In the listing that follows, the range to quote begins at the line that has "late hours results?" and ends after the line that has "394 | 582 |"; quote it verbatim and add nothing.

Record extracts:
───

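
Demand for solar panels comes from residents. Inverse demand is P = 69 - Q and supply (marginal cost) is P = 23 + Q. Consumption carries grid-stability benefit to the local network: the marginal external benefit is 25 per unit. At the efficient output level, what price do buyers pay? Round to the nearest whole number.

Social marginal benefit = demand + MEB = 94 - Q.
Set SMB = MC: 94 - Q = 23 + Q → Q* = 35.5000.
Consumer price on the demand curve at Q*: 69 − 1×35.5000 = 33.5000.

P = 34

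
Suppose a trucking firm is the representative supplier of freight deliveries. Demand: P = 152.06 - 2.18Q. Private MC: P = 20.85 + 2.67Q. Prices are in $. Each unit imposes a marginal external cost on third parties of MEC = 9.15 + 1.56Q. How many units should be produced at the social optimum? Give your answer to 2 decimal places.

Q* = 19.04

Social marginal cost = private MC + MEC = 30.00 + 4.23Q.
Set SMC = demand: 30.00 + 4.23Q = 152.06 - 2.18Q → Q* = 19.0421.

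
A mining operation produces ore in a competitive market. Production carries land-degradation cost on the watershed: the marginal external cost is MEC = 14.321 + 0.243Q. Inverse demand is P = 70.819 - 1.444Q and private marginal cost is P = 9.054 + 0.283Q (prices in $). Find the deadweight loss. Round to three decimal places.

DWL = $134.401

Market equilibrium (private): 9.054 + 0.283Q = 70.819 - 1.444Q → Q_m = 35.7643.
Social marginal cost = private MC + MEC = 23.375 + 0.526Q.
Set SMC = demand: 23.375 + 0.526Q = 70.819 - 1.444Q → Q* = 24.0832.
Between Q* and Q_m the wedge SMC − demand runs linearly from 0 to MEC(Q_m), so the loss is a triangle.
DWL = ½ × 11.6811 × 23.0117 = 134.4010.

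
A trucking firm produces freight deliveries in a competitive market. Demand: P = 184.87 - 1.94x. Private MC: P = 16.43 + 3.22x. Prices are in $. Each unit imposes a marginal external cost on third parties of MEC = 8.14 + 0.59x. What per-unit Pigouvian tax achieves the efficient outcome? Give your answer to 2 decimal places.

Social marginal cost = private MC + MEC = 24.57 + 3.81x.
Set SMC = demand: 24.57 + 3.81x = 184.87 - 1.94x → x* = 27.8783.
The Pigouvian tax equals MEC at x*: 8.14 + 0.59×27.8783 = 24.5882.

tax = $24.59 per unit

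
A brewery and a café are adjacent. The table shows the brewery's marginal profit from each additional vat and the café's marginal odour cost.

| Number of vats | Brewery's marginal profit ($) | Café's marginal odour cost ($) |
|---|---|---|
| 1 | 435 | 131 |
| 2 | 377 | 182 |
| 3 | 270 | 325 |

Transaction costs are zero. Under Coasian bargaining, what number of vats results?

2

Bargaining reaches the level where marginal profit last exceeds marginal odour cost.
That holds through level 2 (377 ≥ 182) but not at 3 (270 < 325).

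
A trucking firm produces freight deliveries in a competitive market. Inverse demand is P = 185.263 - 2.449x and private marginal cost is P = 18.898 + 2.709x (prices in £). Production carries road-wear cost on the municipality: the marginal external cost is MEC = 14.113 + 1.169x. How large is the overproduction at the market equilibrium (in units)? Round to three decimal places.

8.190 units

Market equilibrium (private): 18.898 + 2.709x = 185.263 - 2.449x → x_m = 32.2538.
Social marginal cost = private MC + MEC = 33.011 + 3.878x.
Set SMC = demand: 33.011 + 3.878x = 185.263 - 2.449x → x* = 24.0639.
Gap = |32.2538 − 24.0639| = 8.1899.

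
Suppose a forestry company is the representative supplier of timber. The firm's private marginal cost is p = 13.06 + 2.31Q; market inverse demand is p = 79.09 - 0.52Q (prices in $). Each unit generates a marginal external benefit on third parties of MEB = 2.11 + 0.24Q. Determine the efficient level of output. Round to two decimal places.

Q* = 26.31

Social marginal cost = private MC − MEB = 10.95 + 2.07Q.
Set SMC = demand: 10.95 + 2.07Q = 79.09 - 0.52Q → Q* = 26.3089.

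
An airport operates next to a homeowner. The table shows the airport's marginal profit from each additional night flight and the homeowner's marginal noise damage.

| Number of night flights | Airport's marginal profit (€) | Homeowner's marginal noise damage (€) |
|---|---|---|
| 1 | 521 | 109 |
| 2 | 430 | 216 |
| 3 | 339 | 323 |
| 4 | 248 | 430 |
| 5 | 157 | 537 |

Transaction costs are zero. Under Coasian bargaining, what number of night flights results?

Bargaining reaches the level where marginal profit last exceeds marginal noise damage.
That holds through level 3 (339 ≥ 323) but not at 4 (248 < 430).

3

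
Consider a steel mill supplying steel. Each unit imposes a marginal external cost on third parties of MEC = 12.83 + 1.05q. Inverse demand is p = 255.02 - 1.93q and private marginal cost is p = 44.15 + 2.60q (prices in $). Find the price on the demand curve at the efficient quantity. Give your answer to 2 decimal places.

Social marginal cost = private MC + MEC = 56.98 + 3.65q.
Set SMC = demand: 56.98 + 3.65q = 255.02 - 1.93q → q* = 35.4910.
Consumer price on the demand curve at q*: 255.02 − 1.93×35.4910 = 186.5224.

P = $186.52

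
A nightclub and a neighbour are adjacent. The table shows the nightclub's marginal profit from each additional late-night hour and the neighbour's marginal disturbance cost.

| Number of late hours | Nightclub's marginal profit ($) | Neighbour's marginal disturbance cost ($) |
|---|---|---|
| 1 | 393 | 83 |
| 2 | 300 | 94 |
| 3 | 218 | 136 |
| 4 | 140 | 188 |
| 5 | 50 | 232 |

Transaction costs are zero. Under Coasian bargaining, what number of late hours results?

Bargaining reaches the level where marginal profit last exceeds marginal disturbance cost.
That holds through level 3 (218 ≥ 136) but not at 4 (140 < 188).

3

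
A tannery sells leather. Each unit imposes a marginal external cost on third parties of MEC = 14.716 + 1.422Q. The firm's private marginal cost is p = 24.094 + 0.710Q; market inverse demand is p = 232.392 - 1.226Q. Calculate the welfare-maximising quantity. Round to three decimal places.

Q* = 57.648

Social marginal cost = private MC + MEC = 38.810 + 2.132Q.
Set SMC = demand: 38.810 + 2.132Q = 232.392 - 1.226Q → Q* = 57.6480.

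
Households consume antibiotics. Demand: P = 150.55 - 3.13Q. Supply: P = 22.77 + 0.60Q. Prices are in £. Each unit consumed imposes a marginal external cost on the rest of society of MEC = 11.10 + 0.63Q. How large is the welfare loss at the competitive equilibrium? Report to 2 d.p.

DWL = £122.49

Market equilibrium (private): 22.77 + 0.60Q = 150.55 - 3.13Q → Q_m = 34.2574.
Social marginal benefit = demand − MEC = 139.45 - 3.76Q.
Set SMB = MC: 139.45 - 3.76Q = 22.77 + 0.60Q → Q* = 26.7615.
The loss is the area between SMB and MC from Q* to Q_m; with linear curves that's a triangle of height MEC(Q_m).
DWL = ½ × 7.4959 × 32.6821 = 122.4909.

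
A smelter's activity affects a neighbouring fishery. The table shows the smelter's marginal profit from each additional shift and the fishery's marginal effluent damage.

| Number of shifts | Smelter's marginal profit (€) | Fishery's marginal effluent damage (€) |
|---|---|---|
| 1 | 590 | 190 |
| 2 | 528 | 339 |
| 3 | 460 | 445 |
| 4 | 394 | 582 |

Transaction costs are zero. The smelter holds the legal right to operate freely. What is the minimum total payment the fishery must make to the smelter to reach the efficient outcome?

€394

Left alone the smelter would choose level 4 (marginal profit stays positive).
Efficient level: k* = 3 (marginal profit ≥ marginal effluent damage through 3).
The fishery must at least cover the smelter's forgone profit from cutting 4→3: 394 = 394.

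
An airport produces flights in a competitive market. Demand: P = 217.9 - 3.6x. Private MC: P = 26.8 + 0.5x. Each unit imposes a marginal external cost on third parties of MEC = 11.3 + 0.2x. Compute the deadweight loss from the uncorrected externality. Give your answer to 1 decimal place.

Market equilibrium (private): 26.8 + 0.5x = 217.9 - 3.6x → x_m = 46.6098.
Social marginal cost = private MC + MEC = 38.1 + 0.7x.
Set SMC = demand: 38.1 + 0.7x = 217.9 - 3.6x → x* = 41.8140.
Height of the DWL triangle at x_m is SMC(x_m) − demand(x_m) = MEC(x_m) = 20.6220.
DWL = ½ × 4.7958 × 20.6220 = 49.4495.

DWL = 49.4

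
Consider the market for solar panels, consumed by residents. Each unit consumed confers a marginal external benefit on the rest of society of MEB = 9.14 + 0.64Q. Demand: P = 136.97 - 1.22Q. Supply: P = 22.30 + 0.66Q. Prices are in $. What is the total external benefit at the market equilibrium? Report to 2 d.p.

Market equilibrium (private): 22.30 + 0.66Q = 136.97 - 1.22Q → Q_m = 60.9947.
Total external benefit = ∫₀^{Q_m} (9.14 + 0.64Q) dQ = 9.14×60.9947 + ½×0.64×60.9947² = 1748.0047.

$1748.00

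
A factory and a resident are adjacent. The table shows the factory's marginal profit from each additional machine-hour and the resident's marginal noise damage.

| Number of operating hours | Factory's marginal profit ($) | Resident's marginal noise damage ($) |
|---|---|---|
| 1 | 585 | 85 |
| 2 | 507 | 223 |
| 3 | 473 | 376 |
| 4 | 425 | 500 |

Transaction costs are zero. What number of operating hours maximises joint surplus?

Bargaining reaches the level where marginal profit last exceeds marginal noise damage.
That holds through level 3 (473 ≥ 376) but not at 4 (425 < 500).

3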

───

Response to this task:
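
Transaction costs are zero. Under Coasian bargaining, what number of late hours results?

Bargaining reaches the level where marginal profit last exceeds marginal disturbance cost.
That holds through level 3 (218 ≥ 136) but not at 4 (140 < 188).

3

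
A tannery sells leather. Each unit imposes a marginal external cost on third parties of MEC = 14.716 + 1.422Q. The firm's private marginal cost is p = 24.094 + 0.710Q; market inverse demand is p = 232.392 - 1.226Q. Calculate the welfare-maximising quantity. Round to three decimal places.

Q* = 57.648

Social marginal cost = private MC + MEC = 38.810 + 2.132Q.
Set SMC = demand: 38.810 + 2.132Q = 232.392 - 1.226Q → Q* = 57.6480.

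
Households consume antibiotics. Demand: P = 150.55 - 3.13Q. Supply: P = 22.77 + 0.60Q. Prices are in £. Each unit consumed imposes a marginal external cost on the rest of society of MEC = 11.10 + 0.63Q. How large is the welfare loss at the competitive equilibrium? Report to 2 d.p.

DWL = £122.49

Market equilibrium (private): 22.77 + 0.60Q = 150.55 - 3.13Q → Q_m = 34.2574.
Social marginal benefit = demand − MEC = 139.45 - 3.76Q.
Set SMB = MC: 139.45 - 3.76Q = 22.77 + 0.60Q → Q* = 26.7615.
The loss is the area between SMB and MC from Q* to Q_m; with linear curves that's a triangle of height MEC(Q_m).
DWL = ½ × 7.4959 × 32.6821 = 122.4909.

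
A smelter's activity affects a neighbouring fishery. The table shows the smelter's marginal profit from each additional shift and the fishery's marginal effluent damage.

| Number of shifts | Smelter's marginal profit (€) | Fishery's marginal effluent damage (€) |
|---|---|---|
| 1 | 590 | 190 |
| 2 | 528 | 339 |
| 3 | 460 | 445 |
| 4 | 394 | 582 |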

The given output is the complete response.